> PROVIDED RECORDS:
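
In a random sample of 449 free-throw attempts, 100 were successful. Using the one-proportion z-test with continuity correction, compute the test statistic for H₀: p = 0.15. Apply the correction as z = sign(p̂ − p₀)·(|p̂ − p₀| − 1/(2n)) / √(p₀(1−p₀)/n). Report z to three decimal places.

z = 4.249

Sample proportion p̂ = 100/449 = 0.22272. p̂ − p₀ = 0.072717.
Continuity correction 1/(2n) = 1/898 = 0.001114.
Corrected numerator: |0.072717| − 0.001114 = 0.071603.
Null standard error: √(0.15·0.85/449) = √0.000283964 = 0.016851.
z = +0.071603/0.016851 = 4.249.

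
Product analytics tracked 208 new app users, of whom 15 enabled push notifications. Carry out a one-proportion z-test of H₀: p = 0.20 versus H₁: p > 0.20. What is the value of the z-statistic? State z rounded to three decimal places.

The sample proportion is 15/208 = 0.07212.
Under H₀, SE = √(p₀(1−p₀)/n) = √(0.20·0.80/208) = √0.000769231 = 0.027735.
z = (0.07212 − 0.20)/0.027735 = -0.12788/0.027735 = -4.611.

z = -4.611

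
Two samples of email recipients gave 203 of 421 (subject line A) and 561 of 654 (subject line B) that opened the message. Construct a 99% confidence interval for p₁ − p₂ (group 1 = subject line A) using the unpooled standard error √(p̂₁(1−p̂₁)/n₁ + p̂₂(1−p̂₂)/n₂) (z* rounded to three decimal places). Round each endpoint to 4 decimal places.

p̂₁ = 0.48219, p̂₂ = 0.85780, so the observed difference is -0.37561.
Unpooled SE = √(p̂₁(1−p̂₁)/n₁ + p̂₂(1−p̂₂)/n₂) = √(0.000593070 + 0.000186514) = 0.027921.
The 99% critical value is z* = 2.576. Margin of error = 0.07192.
CI: -0.37561 ± 0.07192 = (-0.4475, -0.3037).

(-0.4475, -0.3037)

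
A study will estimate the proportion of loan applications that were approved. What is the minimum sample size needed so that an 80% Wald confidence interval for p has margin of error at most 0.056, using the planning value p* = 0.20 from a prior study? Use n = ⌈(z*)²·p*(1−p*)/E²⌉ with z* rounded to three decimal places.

n = 84

The 80% critical value is z* = 1.282.
p*(1−p*) = 0.1600.
Required n before rounding: 1.643524 × 0.1600 / 0.056² = 83.853.
Rounding up, n = 84.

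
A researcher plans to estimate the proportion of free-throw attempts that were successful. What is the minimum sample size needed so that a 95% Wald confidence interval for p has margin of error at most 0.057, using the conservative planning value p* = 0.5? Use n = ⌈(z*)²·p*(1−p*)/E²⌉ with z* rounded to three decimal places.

n = 296

For 95% confidence, z* = 1.960.
p*(1−p*) = 0.50·0.50 = 0.2500.
(z*)²·p*(1−p*)/E² = 3.841600·0.2500/0.003249 = 295.599.
Rounding up, n = 296.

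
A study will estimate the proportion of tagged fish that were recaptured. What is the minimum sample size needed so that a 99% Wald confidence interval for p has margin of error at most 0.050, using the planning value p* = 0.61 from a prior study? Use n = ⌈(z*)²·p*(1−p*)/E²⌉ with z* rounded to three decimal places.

For 99% confidence, z* = 2.576.
p*(1−p*) = 0.2379.
Required n before rounding: 6.635776 × 0.2379 / 0.050² = 631.460.
Rounding up, n = 632.

n = 632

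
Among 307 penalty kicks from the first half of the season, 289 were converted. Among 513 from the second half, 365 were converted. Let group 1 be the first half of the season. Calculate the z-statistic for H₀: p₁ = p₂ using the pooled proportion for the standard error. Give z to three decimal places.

z = 7.928

Sample proportions: p̂₁ = 289/307 = 0.94137 and p̂₂ = 365/513 = 0.71150.
Pooled p̂ = (289+365)/(307+513) = 654/820 = 0.79756.
SE = √[p̂(1−p̂)(1/n₁+1/n₂)] = √[0.79756·0.20244·(1/307+1/513)] ≈ 0.028994.
z = (p̂₁ − p̂₂)/SE = (0.94137 − 0.71150)/0.028994 = 0.22987/0.028994 = 7.928.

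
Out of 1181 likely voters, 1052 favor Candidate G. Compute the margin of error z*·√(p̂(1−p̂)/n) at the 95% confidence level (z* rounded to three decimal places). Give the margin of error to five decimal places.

ME = 0.01779

With x = 1052 successes in n = 1181, p̂ = 0.89077.
SE(p̂) = √(0.89077·0.10923/1181) = 0.009077.
z* = 1.960 at the 95% level.
Margin of error = z*·SE = 1.960 × 0.009077 = 0.01779.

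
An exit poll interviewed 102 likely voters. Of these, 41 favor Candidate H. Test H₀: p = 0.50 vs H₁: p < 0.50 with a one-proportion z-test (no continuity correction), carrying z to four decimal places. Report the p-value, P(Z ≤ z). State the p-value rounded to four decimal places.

p-value = 0.0238

The sample proportion is 41/102 = 0.40196.
SE₀ = √(0.50·0.50/102) = 0.049507.
Test statistic (full precision, shown to 4 dp): z = (41/102 − 0.50)/SE₀ ≈ -1.9803.
From the standard normal, P(Z ≤ z) = 0.0238.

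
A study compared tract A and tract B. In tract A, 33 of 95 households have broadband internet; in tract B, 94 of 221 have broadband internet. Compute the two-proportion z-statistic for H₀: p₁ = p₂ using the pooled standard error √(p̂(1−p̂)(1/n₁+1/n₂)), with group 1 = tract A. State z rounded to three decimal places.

z = -1.296

Sample proportions: p̂₁ = 33/95 = 0.34737 and p̂₂ = 94/221 = 0.42534.
Pooling: p̂ = 127/316 = 0.40190.
Pooled SE = √[0.2403761·0.01505120] ≈ 0.060149.
z = (p̂₁ − p̂₂)/SE = (0.34737 − 0.42534)/0.060149 = -0.07797/0.060149 = -1.296.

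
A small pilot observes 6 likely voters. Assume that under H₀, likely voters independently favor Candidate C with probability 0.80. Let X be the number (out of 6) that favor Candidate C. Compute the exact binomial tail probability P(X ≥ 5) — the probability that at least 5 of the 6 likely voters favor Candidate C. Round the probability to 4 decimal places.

X is binomial with n = 6 and p = 0.80.
P(X ≥ 5) = C(6,5)·0.80^5·0.20^1 + C(6,6)·0.80^6·0.20^0.
= 0.393216 + 0.262144 = 0.6554.

P = 0.6554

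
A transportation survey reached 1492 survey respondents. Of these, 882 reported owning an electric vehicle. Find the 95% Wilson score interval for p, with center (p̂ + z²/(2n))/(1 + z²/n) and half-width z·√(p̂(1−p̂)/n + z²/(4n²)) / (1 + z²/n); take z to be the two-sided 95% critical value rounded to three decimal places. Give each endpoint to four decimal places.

Here p̂ = 882/1492 = 0.59115 and z = 1.960 (z² = 3.841600).
1 + z²/n = 1.002575.
Adjusted center: (0.59115 + z²/(2n))/1.002575 = 0.59092.
Radicand: p̂(1−p̂)/n + z²/(4n²) = 0.000161991 + 0.000000431 = 0.000162422.
Half-width = z·√(radicand)/denom = 1.960·0.012745/1.002575 = 0.02492.
So the interval runs from 0.5660 to 0.6158.

(0.5660, 0.6158)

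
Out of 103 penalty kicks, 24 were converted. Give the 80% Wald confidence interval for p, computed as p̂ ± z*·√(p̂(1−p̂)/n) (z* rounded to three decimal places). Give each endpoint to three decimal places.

(0.180, 0.286)

With x = 24 successes in n = 103, p̂ = 0.23301.
SE = √(p̂(1−p̂)/n) = √(0.178716/103) = 0.041655.
The 80% critical value is z* = 1.282.
Margin of error: 1.282 × 0.041655 = 0.05340.
CI: 0.23301 ± 0.05340 = (0.180, 0.286).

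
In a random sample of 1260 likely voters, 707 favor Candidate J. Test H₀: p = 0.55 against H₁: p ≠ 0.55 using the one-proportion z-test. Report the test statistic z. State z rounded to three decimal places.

With x = 707 successes in n = 1260, p̂ = 0.56111.
Under H₀, SE = √(p₀(1−p₀)/n) = √(0.55·0.45/1260) = √0.000196429 = 0.014015.
Test statistic: z = 0.01111/0.014015 = 0.793.

z = 0.793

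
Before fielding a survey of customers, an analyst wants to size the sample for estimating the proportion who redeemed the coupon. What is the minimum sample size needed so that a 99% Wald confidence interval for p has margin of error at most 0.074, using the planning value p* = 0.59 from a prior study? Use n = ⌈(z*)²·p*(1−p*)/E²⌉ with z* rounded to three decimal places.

n = 294

The 99% critical value is z* = 2.576.
p*(1−p*) = 0.59·0.41 = 0.2419.
Required n before rounding: 6.635776 × 0.2419 / 0.074² = 293.133.
⌈293.133⌉ = 294.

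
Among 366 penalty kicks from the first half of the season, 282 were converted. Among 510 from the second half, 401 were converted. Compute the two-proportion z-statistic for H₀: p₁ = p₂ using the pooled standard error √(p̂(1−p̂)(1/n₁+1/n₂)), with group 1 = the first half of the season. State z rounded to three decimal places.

Sample proportions: p̂₁ = 282/366 = 0.77049 and p̂₂ = 401/510 = 0.78627.
Pooled p̂ = (282+401)/(366+510) = 683/876 = 0.77968.
Pooled SE = √[0.1717789·0.00469302] ≈ 0.028393.
z = -0.01578/0.028393 = -0.556.

z = -0.556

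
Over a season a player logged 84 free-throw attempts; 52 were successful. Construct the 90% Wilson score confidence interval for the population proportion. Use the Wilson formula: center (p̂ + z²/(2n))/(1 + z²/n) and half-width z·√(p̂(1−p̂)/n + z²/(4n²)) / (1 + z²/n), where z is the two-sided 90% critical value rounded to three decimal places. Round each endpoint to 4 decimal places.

Here p̂ = 52/84 = 0.61905 and z = 1.645 (z² = 2.706025).
1 + z²/n = 1.032215.
Center = (0.61905 + 0.016107)/1.032215 = 0.61533.
Radicand: p̂(1−p̂)/n + z²/(4n²) = 0.002807472 + 0.000095877 = 0.002903349.
Half-width = 1.645·√0.002903349/1.032215 = 0.08587.
Interval: 0.61533 ± 0.08587 → (0.5295, 0.7012).

(0.5295, 0.7012)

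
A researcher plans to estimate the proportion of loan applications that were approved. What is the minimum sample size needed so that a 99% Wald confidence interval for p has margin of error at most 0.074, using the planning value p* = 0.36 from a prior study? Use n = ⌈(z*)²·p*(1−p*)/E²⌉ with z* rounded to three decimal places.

n = 280

The 99% critical value is z* = 2.576.
p*(1−p*) = 0.2304.
Required n before rounding: 6.635776 × 0.2304 / 0.074² = 279.197.
⌈279.197⌉ = 280.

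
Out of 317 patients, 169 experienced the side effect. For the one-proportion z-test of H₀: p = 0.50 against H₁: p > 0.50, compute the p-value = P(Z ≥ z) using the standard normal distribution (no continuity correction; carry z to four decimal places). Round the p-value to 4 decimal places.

With x = 169 successes in n = 317, p̂ = 0.53312.
Under H₀, SE = √(p₀(1−p₀)/n) = √(0.50·0.50/317) = √0.000788644 = 0.028083.
Test statistic (full precision, shown to 4 dp): z = (169/317 − 0.50)/SE₀ ≈ 1.1795.
From the standard normal, P(Z ≥ z) = 0.1191.

p-value = 0.1191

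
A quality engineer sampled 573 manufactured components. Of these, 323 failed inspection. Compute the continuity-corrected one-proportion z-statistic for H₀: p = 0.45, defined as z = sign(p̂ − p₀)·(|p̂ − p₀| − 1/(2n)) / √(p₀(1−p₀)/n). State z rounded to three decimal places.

p̂ = 323/573 = 0.56370. p̂ − p₀ = 0.113700.
Continuity correction 1/(2n) = 1/1146 = 0.000873.
Corrected numerator: |0.113700| − 0.000873 = 0.112827.
SE₀ = √(0.45·0.55/573) = 0.020783.
z = (+)0.112827/0.020783 = 5.429.

z = 5.429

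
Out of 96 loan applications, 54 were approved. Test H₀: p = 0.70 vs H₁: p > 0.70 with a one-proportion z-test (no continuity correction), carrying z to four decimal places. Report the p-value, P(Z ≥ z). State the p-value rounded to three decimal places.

With x = 54 successes in n = 96, p̂ = 0.56250.
Under H₀, SE = √(p₀(1−p₀)/n) = √(0.70·0.30/96) = √0.002187500 = 0.046771.
z = (p̂ − p₀)/SE = (54/96 − 0.70)/0.046771 ≈ -2.9399.
p-value = P(Z ≥ z) with z = -2.9399 → 0.998.

p-value = 0.998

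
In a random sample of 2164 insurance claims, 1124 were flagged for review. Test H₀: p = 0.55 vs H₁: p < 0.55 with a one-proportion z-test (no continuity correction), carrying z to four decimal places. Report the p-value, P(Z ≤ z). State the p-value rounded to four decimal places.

The sample proportion is 1124/2164 = 0.51941.
Null standard error: √(0.55·0.45/2164) = √0.000114372 = 0.010694.
Test statistic (full precision, shown to 4 dp): z = (1124/2164 − 0.55)/SE₀ ≈ -2.8605.
p-value = P(Z ≤ z) with z = -2.8605 → 0.0021.

p-value = 0.0021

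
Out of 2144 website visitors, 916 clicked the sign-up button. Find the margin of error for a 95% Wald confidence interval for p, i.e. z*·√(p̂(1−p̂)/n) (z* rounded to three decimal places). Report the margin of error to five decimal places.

Sample proportion p̂ = 916/2144 = 0.42724.
SE = √(p̂(1−p̂)/n) = √(0.244706/2144) = 0.010683.
The 95% critical value is z* = 1.960.
ME = 1.960·0.010683 = 0.02094.

ME = 0.02094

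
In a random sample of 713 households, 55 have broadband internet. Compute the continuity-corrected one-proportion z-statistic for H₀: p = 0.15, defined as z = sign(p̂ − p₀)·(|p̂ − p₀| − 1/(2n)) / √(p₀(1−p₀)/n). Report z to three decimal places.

p̂ = 55/713 = 0.07714. p̂ − p₀ = -0.072861.
1/(2n) = 0.000701.
Corrected numerator: |-0.072861| − 0.000701 = 0.072160.
Under H₀, SE = √(p₀(1−p₀)/n) = √(0.15·0.85/713) = √0.000178822 = 0.013372.
z = −0.072160/0.013372 = -5.396.

z = -5.396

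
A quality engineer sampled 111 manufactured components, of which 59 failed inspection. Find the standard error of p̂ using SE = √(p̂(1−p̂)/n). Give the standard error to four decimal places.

p̂ = 59/111 = 0.53153.
p̂(1−p̂) = 0.249006.
SE = √(0.249006/111) = √0.002243297 = 0.0474.

SE = 0.0474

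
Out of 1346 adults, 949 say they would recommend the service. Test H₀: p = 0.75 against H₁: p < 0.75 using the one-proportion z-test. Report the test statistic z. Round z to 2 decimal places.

The sample proportion is 949/1346 = 0.70505.
Under H₀, SE = √(p₀(1−p₀)/n) = √(0.75·0.25/1346) = √0.000139302 = 0.011803.
z = (0.70505 − 0.75)/0.011803 = -0.04495/0.011803 = -3.81.

z = -3.81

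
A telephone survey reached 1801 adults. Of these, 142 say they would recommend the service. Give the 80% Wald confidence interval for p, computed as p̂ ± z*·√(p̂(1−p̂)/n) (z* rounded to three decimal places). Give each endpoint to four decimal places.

p̂ = 142/1801 = 0.07885.
SE(p̂) = √(0.07885·0.92115/1801) = 0.006350.
For 80% confidence, z* = 1.282.
Margin = 1.282·0.006350 = 0.00814.
Interval: 0.07885 ± 0.00814 → (0.0707, 0.0870).

(0.0707, 0.0870)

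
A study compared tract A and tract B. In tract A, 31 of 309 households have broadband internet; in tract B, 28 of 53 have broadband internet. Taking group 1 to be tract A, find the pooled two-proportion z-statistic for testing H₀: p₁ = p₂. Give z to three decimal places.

Sample proportions: p̂₁ = 31/309 = 0.10032 and p̂₂ = 28/53 = 0.52830.
Pooled p̂ = (31+28)/(309+53) = 59/362 = 0.16298.
SE = √[p̂(1−p̂)(1/n₁+1/n₂)] = √[0.16298·0.83702·(1/309+1/53)] ≈ 0.054913.
z = -0.42798/0.054913 = -7.794.

z = -7.794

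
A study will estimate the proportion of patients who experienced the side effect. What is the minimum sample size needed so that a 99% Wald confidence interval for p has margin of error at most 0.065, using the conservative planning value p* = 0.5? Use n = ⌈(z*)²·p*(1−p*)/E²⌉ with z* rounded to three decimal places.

n = 393

For 99% confidence, z* = 2.576.
p*(1−p*) = 0.50·0.50 = 0.2500.
(z*)²·p*(1−p*)/E² = 6.635776·0.2500/0.004225 = 392.649.
⌈392.649⌉ = 393.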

> WHAT YOU ARE ASKED TO DO: Would you print the line containing "Out of 1346" and every line after it up to the end of the listing above, exactly, and nothing else?

> SOLVED EXERCISE:
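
Out of 1346 adults, 949 say they would recommend the service. Test H₀: p = 0.75 against H₁: p < 0.75 using the one-proportion z-test. Report the test statistic z. Round z to 2 decimal places.

The sample proportion is 949/1346 = 0.70505.
Under H₀, SE = √(p₀(1−p₀)/n) = √(0.75·0.25/1346) = √0.000139302 = 0.011803.
z = (0.70505 − 0.75)/0.011803 = -0.04495/0.011803 = -3.81.

z = -3.81

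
A telephone survey reached 1801 adults. Of these, 142 say they would recommend the service. Give the 80% Wald confidence interval for p, computed as p̂ ± z*·√(p̂(1−p̂)/n) (z* rounded to three decimal places). Give each endpoint to four decimal places.

p̂ = 142/1801 = 0.07885.
SE(p̂) = √(0.07885·0.92115/1801) = 0.006350.
For 80% confidence, z* = 1.282.
Margin = 1.282·0.006350 = 0.00814.
Interval: 0.07885 ± 0.00814 → (0.0707, 0.0870).

(0.0707, 0.0870)

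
A study compared tract A and tract B. In tract A, 31 of 309 households have broadband internet; in tract B, 28 of 53 have broadband internet. Taking group 1 to be tract A, find the pooled two-proportion z-statistic for testing H₀: p₁ = p₂. Give z to three decimal places.

Sample proportions: p̂₁ = 31/309 = 0.10032 and p̂₂ = 28/53 = 0.52830.
Pooled p̂ = (31+28)/(309+53) = 59/362 = 0.16298.
SE = √[p̂(1−p̂)(1/n₁+1/n₂)] = √[0.16298·0.83702·(1/309+1/53)] ≈ 0.054913.
z = -0.42798/0.054913 = -7.794.

z = -7.794

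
A study will estimate the proportion of patients who experienced the side effect. What is the minimum sample size needed so that a 99% Wald confidence interval for p has margin of error at most 0.065, using the conservative planning value p* = 0.5? Use n = ⌈(z*)²·p*(1−p*)/E²⌉ with z* rounded to three decimal places.

n = 393

For 99% confidence, z* = 2.576.
p*(1−p*) = 0.50·0.50 = 0.2500.
(z*)²·p*(1−p*)/E² = 6.635776·0.2500/0.004225 = 392.649.
⌈392.649⌉ = 393.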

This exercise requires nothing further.